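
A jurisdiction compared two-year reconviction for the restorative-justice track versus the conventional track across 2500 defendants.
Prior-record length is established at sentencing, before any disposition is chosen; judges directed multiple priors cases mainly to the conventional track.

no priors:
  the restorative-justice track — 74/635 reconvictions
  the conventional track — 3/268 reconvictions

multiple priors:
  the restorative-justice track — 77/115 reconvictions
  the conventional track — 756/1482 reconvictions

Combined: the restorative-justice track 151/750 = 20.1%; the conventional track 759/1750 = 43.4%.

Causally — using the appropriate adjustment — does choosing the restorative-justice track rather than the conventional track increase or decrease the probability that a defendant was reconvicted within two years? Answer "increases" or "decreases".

the conventional track is lower inside every prior-record length stratum but the restorative-justice track is lower in aggregate. Whether to stratify depends on how prior-record length relates to the disposition.
Nothing the disposition does changes prior-record length; the imbalance is an allocation artefact. With prior-record length also predicting the outcome, the pooled figure is confounded, and the within-stratum comparison is the causal one.
Within each level — no priors: 11.7% vs 1.1%; multiple priors: 67.0% vs 51.0% — the conventional track is lower every time.

increases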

::::

Show each line of the records above containing "reconvictions".

• _Written answer_
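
  the restorative-justice track — 74/635 reconvictions
  the conventional track — 3/268 reconvictions
  the restorative-justice track — 77/115 reconvictions
  the conventional track — 756/1482 reconvictions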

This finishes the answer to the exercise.